▸ **Task brief**
Lines from the line with "Answer: $- 2" to the line with "Answer: -310336" in the entries below, and only those, must be output exactly, with both ends included.

Saved data entries:
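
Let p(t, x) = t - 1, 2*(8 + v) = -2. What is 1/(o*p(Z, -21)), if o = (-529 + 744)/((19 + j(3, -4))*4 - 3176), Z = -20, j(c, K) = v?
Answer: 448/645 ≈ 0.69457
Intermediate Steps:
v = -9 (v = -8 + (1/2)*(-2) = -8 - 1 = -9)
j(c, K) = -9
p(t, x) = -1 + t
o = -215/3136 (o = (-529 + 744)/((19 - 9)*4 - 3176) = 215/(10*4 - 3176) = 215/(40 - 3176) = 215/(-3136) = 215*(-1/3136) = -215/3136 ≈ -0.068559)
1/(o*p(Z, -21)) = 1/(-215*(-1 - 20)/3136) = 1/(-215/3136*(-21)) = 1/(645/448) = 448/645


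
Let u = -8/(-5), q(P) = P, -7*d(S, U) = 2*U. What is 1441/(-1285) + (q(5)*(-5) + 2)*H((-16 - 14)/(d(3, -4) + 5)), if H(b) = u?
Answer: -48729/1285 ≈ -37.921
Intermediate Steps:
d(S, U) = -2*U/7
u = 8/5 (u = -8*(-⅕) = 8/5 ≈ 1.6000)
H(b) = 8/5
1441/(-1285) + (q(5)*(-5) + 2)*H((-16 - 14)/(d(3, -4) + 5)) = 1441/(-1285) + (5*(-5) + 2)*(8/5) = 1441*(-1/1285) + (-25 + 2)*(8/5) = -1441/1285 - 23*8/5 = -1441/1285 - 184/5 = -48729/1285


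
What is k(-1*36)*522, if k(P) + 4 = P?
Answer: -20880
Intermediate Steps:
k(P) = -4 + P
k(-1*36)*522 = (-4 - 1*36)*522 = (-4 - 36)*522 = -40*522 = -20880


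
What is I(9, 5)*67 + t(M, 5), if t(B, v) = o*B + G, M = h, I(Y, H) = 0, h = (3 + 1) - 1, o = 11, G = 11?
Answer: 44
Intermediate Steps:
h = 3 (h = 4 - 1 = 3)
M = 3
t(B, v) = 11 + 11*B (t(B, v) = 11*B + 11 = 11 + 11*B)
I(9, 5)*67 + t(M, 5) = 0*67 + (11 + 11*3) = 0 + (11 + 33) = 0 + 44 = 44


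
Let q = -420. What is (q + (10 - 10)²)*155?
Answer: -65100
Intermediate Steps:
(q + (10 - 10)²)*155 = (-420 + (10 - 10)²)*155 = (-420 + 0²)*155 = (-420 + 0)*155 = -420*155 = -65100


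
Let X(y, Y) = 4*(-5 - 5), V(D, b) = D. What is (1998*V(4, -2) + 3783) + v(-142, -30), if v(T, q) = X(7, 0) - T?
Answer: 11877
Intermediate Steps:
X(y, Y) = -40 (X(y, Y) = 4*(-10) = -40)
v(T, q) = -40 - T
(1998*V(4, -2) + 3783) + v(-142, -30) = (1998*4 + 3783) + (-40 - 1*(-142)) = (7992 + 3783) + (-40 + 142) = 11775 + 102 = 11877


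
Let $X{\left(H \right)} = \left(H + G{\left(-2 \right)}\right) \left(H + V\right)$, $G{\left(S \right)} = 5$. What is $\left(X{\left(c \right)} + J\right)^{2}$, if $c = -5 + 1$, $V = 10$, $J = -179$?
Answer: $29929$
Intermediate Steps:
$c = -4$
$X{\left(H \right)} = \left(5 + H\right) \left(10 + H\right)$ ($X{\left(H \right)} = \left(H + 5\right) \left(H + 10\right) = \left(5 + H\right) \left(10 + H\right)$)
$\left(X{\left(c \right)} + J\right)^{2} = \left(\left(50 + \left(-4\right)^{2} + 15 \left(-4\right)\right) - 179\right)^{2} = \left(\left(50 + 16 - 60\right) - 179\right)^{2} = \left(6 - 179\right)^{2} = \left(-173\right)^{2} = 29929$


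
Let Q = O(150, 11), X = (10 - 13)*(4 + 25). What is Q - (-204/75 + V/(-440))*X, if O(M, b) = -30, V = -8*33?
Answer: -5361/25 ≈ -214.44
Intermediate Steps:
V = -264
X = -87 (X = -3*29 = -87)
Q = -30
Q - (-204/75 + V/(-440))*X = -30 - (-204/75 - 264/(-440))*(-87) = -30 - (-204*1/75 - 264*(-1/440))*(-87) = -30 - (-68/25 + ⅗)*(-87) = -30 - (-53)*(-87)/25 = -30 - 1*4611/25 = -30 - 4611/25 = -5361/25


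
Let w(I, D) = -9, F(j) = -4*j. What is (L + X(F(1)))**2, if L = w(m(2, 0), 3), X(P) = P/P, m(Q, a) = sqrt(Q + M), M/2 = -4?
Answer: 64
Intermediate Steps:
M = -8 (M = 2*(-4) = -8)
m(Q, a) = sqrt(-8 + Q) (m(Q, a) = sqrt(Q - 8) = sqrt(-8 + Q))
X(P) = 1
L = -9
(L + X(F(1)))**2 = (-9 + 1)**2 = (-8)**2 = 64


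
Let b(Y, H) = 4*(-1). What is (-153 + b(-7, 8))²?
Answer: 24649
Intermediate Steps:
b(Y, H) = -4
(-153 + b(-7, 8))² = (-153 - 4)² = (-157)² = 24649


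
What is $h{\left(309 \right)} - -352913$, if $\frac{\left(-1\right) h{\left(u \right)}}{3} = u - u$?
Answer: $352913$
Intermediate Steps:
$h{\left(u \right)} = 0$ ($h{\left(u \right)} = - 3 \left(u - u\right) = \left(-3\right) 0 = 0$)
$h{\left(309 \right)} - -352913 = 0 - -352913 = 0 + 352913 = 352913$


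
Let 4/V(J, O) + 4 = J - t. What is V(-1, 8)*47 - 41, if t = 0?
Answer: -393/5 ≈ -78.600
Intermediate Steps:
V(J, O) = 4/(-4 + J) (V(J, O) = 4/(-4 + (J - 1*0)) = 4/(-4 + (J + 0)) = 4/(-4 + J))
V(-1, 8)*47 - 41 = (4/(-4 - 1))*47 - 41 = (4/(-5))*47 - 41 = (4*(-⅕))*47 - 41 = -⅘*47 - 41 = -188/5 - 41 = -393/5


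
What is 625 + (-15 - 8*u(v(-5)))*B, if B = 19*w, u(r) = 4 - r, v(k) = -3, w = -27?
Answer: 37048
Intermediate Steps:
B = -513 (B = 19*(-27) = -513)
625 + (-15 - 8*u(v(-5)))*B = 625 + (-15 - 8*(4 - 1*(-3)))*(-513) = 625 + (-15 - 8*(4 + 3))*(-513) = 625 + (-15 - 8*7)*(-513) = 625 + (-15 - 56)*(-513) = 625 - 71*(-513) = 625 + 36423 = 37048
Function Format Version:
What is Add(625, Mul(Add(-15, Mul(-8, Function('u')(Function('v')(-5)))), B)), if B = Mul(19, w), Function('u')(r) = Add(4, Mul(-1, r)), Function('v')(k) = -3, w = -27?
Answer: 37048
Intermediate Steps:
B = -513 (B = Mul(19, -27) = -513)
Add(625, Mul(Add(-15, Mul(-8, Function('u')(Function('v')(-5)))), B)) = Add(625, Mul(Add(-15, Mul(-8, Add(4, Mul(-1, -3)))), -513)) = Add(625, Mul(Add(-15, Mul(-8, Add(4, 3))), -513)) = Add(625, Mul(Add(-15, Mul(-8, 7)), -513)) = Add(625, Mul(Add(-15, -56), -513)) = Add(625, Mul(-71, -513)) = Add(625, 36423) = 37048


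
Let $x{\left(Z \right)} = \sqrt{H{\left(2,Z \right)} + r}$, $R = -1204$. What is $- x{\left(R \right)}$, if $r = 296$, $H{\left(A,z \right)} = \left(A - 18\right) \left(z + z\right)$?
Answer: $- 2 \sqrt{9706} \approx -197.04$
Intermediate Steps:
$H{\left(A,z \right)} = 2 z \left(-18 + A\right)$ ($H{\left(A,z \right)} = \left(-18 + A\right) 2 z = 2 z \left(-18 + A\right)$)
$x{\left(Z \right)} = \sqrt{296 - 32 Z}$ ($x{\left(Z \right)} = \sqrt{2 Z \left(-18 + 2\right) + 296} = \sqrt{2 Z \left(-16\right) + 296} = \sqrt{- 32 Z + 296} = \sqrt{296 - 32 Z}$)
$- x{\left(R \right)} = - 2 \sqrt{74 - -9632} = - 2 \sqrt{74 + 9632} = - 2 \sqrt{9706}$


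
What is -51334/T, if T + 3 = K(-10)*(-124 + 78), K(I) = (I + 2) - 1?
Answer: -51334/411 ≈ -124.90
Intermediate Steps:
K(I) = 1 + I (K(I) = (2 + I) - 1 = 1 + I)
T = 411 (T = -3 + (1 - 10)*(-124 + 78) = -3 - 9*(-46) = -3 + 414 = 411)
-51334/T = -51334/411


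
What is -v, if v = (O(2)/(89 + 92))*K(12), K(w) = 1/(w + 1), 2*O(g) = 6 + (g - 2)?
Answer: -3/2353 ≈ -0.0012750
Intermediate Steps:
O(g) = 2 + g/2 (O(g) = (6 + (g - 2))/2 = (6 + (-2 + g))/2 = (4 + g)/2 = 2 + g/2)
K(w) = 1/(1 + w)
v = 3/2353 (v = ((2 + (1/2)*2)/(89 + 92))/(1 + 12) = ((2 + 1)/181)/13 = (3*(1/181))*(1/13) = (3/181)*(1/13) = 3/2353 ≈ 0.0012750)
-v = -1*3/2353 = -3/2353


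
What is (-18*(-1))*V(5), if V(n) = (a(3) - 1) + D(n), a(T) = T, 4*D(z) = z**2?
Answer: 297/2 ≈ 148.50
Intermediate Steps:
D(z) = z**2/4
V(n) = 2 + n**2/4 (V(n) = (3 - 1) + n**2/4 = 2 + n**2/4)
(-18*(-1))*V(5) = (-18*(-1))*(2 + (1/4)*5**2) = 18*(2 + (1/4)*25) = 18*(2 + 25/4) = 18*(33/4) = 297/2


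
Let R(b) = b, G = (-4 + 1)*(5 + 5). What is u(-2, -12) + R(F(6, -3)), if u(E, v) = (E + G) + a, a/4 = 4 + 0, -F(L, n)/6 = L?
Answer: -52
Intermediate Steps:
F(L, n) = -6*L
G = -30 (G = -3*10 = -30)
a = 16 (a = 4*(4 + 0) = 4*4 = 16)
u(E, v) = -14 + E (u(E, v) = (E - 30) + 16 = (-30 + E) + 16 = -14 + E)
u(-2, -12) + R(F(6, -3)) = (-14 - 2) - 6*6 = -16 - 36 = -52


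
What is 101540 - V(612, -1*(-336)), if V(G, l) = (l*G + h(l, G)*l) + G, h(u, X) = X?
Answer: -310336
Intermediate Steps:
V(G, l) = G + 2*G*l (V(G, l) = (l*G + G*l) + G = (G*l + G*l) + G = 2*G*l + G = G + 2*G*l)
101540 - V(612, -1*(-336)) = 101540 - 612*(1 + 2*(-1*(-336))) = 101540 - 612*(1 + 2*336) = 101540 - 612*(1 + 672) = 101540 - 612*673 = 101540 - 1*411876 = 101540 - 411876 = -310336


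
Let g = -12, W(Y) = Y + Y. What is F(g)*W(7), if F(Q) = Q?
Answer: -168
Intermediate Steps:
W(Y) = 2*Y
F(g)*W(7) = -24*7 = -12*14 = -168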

▸ **Solution**
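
Answer: $- 2 \sqrt{9706} \approx -197.04$
Intermediate Steps:
$H{\left(A,z \right)} = 2 z \left(-18 + A\right)$ ($H{\left(A,z \right)} = \left(-18 + A\right) 2 z = 2 z \left(-18 + A\right)$)
$x{\left(Z \right)} = \sqrt{296 - 32 Z}$ ($x{\left(Z \right)} = \sqrt{2 Z \left(-18 + 2\right) + 296} = \sqrt{2 Z \left(-16\right) + 296} = \sqrt{- 32 Z + 296} = \sqrt{296 - 32 Z}$)
$- x{\left(R \right)} = - 2 \sqrt{74 - -9632} = - 2 \sqrt{74 + 9632} = - 2 \sqrt{9706}$


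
What is -51334/T, if T + 3 = K(-10)*(-124 + 78), K(I) = (I + 2) - 1?
Answer: -51334/411 ≈ -124.90
Intermediate Steps:
K(I) = 1 + I (K(I) = (2 + I) - 1 = 1 + I)
T = 411 (T = -3 + (1 - 10)*(-124 + 78) = -3 - 9*(-46) = -3 + 414 = 411)
-51334/T = -51334/411


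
What is -v, if v = (O(2)/(89 + 92))*K(12), K(w) = 1/(w + 1), 2*O(g) = 6 + (g - 2)?
Answer: -3/2353 ≈ -0.0012750
Intermediate Steps:
O(g) = 2 + g/2 (O(g) = (6 + (g - 2))/2 = (6 + (-2 + g))/2 = (4 + g)/2 = 2 + g/2)
K(w) = 1/(1 + w)
v = 3/2353 (v = ((2 + (1/2)*2)/(89 + 92))/(1 + 12) = ((2 + 1)/181)/13 = (3*(1/181))*(1/13) = (3/181)*(1/13) = 3/2353 ≈ 0.0012750)
-v = -1*3/2353 = -3/2353


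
What is (-18*(-1))*V(5), if V(n) = (a(3) - 1) + D(n), a(T) = T, 4*D(z) = z**2?
Answer: 297/2 ≈ 148.50
Intermediate Steps:
D(z) = z**2/4
V(n) = 2 + n**2/4 (V(n) = (3 - 1) + n**2/4 = 2 + n**2/4)
(-18*(-1))*V(5) = (-18*(-1))*(2 + (1/4)*5**2) = 18*(2 + (1/4)*25) = 18*(2 + 25/4) = 18*(33/4) = 297/2


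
Let R(b) = b, G = (-4 + 1)*(5 + 5). What is u(-2, -12) + R(F(6, -3)), if u(E, v) = (E + G) + a, a/4 = 4 + 0, -F(L, n)/6 = L?
Answer: -52
Intermediate Steps:
F(L, n) = -6*L
G = -30 (G = -3*10 = -30)
a = 16 (a = 4*(4 + 0) = 4*4 = 16)
u(E, v) = -14 + E (u(E, v) = (E - 30) + 16 = (-30 + E) + 16 = -14 + E)
u(-2, -12) + R(F(6, -3)) = (-14 - 2) - 6*6 = -16 - 36 = -52


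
What is 101540 - V(612, -1*(-336)), if V(G, l) = (l*G + h(l, G)*l) + G, h(u, X) = X?
Answer: -310336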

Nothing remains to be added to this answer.